**PROBLEM DESCRIPTION:** Filter this data down to the lines that hold "values", and copy them.
(PROVIDED DATA begins)
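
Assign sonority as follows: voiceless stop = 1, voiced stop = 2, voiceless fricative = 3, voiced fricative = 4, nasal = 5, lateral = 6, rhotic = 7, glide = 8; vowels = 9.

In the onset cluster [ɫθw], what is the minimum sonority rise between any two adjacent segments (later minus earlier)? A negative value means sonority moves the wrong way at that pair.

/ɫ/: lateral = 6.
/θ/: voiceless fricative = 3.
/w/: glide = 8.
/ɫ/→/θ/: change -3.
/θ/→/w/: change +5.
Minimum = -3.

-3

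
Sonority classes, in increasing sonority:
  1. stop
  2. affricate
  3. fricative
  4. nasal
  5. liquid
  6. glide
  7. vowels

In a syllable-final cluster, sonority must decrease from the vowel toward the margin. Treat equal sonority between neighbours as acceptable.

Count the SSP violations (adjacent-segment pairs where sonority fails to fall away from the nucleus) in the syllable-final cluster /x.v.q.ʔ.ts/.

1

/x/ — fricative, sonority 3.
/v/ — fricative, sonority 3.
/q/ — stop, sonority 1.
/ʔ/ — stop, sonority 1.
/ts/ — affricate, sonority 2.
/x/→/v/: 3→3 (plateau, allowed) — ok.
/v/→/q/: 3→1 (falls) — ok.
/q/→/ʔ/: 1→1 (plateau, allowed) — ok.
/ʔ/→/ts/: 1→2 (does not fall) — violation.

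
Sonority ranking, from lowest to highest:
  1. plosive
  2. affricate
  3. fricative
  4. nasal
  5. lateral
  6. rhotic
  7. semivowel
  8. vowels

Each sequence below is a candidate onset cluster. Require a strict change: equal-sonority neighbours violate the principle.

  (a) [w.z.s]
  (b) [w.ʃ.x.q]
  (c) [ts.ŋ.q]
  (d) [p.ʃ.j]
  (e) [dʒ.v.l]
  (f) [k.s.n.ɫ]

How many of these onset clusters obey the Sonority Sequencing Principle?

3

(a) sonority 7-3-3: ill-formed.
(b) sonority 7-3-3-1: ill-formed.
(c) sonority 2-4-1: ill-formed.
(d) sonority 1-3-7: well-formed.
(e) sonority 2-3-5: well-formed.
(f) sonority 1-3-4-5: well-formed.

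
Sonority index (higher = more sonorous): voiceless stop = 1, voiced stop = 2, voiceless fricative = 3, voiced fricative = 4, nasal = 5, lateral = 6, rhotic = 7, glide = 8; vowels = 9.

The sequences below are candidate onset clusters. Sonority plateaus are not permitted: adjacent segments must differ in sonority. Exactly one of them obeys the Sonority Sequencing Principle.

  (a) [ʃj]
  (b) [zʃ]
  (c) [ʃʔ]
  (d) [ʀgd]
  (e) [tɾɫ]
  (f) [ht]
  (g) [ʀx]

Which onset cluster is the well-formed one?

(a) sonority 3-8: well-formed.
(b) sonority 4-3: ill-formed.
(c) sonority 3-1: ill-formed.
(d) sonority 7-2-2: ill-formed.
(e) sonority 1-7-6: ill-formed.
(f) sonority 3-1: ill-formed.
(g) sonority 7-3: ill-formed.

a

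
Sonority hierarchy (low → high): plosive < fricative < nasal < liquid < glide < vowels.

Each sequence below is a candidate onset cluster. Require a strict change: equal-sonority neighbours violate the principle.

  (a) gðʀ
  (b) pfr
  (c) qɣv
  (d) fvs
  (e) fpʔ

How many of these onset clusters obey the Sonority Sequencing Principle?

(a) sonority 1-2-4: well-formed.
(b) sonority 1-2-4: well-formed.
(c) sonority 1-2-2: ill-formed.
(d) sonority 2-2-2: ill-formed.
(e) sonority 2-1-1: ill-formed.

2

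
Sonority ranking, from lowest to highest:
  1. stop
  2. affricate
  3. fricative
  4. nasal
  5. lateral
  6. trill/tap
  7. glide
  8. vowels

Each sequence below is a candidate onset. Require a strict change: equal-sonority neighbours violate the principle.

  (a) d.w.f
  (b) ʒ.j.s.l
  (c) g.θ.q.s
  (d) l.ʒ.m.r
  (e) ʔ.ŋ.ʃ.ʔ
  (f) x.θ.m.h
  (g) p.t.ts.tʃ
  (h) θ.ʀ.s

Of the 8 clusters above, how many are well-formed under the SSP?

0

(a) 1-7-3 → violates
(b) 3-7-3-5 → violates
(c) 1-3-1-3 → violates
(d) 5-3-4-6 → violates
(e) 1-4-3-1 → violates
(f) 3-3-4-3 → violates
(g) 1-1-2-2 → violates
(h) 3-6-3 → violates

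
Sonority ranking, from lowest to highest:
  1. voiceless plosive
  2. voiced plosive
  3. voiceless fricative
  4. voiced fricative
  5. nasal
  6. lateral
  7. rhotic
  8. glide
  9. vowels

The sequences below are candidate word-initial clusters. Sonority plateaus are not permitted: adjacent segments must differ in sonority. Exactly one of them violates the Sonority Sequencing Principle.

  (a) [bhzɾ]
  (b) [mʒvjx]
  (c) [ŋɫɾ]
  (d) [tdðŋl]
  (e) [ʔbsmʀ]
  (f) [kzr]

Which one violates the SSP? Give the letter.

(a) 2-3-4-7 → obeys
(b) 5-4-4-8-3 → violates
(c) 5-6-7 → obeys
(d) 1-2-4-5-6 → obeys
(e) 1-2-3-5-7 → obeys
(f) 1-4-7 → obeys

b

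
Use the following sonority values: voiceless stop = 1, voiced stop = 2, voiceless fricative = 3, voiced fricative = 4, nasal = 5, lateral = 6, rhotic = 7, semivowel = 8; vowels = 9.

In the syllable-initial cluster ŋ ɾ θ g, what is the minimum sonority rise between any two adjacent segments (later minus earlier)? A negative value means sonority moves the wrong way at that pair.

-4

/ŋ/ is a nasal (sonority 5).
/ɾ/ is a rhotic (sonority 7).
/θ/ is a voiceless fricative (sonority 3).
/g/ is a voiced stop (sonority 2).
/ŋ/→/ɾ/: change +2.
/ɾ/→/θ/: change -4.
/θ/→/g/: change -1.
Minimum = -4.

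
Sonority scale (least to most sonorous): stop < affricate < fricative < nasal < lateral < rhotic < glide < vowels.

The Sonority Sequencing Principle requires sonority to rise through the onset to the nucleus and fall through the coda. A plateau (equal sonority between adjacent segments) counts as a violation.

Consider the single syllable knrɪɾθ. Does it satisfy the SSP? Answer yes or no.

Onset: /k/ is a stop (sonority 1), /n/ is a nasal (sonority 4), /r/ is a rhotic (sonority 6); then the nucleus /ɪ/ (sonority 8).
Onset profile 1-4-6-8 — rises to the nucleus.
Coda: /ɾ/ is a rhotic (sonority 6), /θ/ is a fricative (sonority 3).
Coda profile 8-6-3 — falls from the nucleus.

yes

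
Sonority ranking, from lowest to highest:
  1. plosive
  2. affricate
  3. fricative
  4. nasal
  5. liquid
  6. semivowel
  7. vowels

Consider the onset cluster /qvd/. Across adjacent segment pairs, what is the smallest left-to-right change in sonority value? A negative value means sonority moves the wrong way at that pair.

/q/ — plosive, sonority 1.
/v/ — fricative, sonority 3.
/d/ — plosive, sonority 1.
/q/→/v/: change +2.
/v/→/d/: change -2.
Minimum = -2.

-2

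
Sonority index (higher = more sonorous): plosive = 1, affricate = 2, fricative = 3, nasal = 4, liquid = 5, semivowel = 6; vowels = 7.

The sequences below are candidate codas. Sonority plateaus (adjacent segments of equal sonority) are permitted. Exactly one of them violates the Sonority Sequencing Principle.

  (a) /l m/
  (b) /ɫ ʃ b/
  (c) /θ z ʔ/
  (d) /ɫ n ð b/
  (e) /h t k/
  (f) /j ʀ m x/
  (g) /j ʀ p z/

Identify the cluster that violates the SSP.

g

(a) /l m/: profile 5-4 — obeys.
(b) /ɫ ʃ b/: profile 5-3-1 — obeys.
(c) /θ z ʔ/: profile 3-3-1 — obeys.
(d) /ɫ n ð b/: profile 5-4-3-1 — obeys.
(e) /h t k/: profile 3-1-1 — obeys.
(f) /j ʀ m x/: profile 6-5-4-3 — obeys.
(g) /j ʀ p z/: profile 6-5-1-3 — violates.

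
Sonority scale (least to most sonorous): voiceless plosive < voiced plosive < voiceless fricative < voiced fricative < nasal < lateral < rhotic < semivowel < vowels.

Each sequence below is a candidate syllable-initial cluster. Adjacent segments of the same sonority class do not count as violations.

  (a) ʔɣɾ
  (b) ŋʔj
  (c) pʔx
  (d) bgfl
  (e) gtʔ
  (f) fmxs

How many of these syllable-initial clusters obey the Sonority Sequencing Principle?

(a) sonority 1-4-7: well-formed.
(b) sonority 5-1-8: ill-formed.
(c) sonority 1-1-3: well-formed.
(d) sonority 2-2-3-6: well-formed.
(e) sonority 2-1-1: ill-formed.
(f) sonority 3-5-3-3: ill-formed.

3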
(PROVIDED DATA ends)
(PROVIDED DATA begins)
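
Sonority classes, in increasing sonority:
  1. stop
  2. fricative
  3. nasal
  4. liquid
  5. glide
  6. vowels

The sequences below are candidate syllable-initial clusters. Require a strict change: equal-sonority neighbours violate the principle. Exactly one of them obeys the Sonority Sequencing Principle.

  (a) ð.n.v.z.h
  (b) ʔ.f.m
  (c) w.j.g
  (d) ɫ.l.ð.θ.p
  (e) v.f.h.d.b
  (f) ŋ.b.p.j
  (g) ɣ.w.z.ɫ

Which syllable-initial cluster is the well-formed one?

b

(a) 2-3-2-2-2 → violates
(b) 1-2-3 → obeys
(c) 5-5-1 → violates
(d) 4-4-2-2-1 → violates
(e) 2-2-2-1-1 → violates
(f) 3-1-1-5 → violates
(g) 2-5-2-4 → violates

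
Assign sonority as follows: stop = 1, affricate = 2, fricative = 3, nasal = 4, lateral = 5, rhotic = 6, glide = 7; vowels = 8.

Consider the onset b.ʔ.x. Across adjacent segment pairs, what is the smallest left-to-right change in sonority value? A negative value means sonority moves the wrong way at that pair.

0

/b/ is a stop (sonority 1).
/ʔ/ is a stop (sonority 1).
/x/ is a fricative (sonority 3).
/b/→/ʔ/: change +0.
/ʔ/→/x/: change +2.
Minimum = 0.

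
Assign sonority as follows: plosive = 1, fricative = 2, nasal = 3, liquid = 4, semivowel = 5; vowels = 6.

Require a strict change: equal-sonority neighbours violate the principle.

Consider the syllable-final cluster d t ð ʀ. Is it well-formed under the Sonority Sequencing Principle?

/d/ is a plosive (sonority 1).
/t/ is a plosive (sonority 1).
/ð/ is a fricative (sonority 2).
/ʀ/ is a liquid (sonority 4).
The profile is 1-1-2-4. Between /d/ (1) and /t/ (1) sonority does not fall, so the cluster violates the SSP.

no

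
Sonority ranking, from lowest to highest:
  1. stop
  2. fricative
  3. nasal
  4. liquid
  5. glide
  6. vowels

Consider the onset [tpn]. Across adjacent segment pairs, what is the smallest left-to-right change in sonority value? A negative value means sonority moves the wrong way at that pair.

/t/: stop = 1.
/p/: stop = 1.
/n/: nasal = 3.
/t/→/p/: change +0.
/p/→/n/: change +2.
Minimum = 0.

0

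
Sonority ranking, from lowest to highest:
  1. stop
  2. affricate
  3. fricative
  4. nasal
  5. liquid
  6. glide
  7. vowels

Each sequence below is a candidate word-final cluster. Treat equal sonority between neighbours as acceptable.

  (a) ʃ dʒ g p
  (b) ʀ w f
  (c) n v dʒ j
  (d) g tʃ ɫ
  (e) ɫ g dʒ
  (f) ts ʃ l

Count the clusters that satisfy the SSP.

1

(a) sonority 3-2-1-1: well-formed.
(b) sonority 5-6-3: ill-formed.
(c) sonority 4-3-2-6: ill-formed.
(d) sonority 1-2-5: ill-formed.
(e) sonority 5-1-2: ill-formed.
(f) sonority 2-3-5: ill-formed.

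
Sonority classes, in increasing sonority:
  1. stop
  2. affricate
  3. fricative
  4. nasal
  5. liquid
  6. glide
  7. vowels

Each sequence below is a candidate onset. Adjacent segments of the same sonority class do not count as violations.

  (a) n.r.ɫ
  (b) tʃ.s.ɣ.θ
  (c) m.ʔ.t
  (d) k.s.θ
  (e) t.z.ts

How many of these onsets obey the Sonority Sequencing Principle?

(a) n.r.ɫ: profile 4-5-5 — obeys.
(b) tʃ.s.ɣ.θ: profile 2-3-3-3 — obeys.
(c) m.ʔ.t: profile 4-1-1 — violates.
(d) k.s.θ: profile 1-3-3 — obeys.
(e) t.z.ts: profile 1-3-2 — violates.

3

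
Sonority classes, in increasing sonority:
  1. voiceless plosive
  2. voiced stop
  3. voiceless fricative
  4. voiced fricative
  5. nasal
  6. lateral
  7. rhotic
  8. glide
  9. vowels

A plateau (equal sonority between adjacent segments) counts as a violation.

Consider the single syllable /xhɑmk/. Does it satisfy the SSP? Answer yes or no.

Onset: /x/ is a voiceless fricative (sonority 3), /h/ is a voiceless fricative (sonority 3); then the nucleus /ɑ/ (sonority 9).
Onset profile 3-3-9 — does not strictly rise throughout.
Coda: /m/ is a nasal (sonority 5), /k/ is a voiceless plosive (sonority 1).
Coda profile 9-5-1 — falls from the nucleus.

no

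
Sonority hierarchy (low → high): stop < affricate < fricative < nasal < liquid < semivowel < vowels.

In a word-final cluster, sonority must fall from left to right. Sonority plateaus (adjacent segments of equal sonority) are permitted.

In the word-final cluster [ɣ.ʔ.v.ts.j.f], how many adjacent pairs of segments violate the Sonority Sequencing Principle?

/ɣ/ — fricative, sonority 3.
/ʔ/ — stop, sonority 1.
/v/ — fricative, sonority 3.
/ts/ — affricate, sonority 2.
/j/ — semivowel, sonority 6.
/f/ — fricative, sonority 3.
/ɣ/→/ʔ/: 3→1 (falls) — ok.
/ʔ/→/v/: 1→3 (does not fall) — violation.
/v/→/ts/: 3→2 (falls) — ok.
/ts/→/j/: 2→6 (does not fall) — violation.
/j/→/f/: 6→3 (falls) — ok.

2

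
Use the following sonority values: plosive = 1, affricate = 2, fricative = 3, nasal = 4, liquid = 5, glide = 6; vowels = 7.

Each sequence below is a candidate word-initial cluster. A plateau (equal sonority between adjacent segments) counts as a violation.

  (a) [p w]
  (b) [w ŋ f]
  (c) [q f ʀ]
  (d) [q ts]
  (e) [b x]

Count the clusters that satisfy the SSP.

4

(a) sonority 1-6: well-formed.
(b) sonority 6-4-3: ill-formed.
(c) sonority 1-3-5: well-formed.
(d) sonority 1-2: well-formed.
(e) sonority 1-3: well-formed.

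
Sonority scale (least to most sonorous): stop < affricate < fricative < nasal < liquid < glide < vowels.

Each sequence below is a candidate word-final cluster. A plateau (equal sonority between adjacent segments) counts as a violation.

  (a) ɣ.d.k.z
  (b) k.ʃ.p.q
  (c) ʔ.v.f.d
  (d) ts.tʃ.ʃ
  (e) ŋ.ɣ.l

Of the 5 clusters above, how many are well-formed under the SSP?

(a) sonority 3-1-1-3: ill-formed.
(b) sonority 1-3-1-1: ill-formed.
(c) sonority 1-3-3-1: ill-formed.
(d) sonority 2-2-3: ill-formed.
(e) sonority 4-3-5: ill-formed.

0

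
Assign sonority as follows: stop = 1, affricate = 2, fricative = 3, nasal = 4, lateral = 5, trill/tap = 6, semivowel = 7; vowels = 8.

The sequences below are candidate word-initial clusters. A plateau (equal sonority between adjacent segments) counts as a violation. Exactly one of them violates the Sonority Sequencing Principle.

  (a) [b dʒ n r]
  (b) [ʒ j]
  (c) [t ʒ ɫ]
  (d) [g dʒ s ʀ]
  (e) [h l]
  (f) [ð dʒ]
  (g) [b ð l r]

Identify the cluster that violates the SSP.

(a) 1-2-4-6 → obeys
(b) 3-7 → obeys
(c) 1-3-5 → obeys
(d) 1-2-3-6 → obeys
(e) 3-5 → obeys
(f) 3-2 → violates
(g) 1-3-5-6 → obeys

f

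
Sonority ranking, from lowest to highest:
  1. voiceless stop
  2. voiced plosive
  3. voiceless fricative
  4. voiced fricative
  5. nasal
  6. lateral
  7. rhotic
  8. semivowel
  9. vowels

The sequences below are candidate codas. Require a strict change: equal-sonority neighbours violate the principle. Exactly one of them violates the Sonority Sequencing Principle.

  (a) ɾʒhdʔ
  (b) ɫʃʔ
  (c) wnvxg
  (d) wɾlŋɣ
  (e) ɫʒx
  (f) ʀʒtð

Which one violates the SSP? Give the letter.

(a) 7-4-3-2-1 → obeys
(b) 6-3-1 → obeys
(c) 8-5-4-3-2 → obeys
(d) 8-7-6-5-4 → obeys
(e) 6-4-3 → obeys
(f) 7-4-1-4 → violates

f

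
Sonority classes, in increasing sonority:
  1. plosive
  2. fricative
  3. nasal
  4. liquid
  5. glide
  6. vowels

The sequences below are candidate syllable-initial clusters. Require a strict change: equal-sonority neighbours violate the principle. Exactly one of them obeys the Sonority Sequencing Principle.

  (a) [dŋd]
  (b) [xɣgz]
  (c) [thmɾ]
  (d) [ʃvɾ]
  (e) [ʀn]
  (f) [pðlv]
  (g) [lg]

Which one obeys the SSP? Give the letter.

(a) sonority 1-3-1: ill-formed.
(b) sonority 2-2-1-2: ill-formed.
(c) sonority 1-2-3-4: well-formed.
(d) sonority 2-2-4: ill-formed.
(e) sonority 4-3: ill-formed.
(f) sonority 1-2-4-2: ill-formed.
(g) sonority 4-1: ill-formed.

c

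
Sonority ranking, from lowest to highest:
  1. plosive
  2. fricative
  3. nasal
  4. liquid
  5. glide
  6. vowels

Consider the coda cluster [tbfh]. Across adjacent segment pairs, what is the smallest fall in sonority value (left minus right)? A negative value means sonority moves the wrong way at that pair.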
(PROVIDED DATA ends)
**YOUR RESPONSE:**
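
Use the following sonority values: voiceless stop = 1, voiced stop = 2, voiceless fricative = 3, voiced fricative = 4, nasal = 5, lateral = 6, rhotic = 7, semivowel = 8; vowels = 9.
Use the following sonority values: plosive = 1, affricate = 2, fricative = 3, nasal = 4, liquid = 5, glide = 6; vowels = 7.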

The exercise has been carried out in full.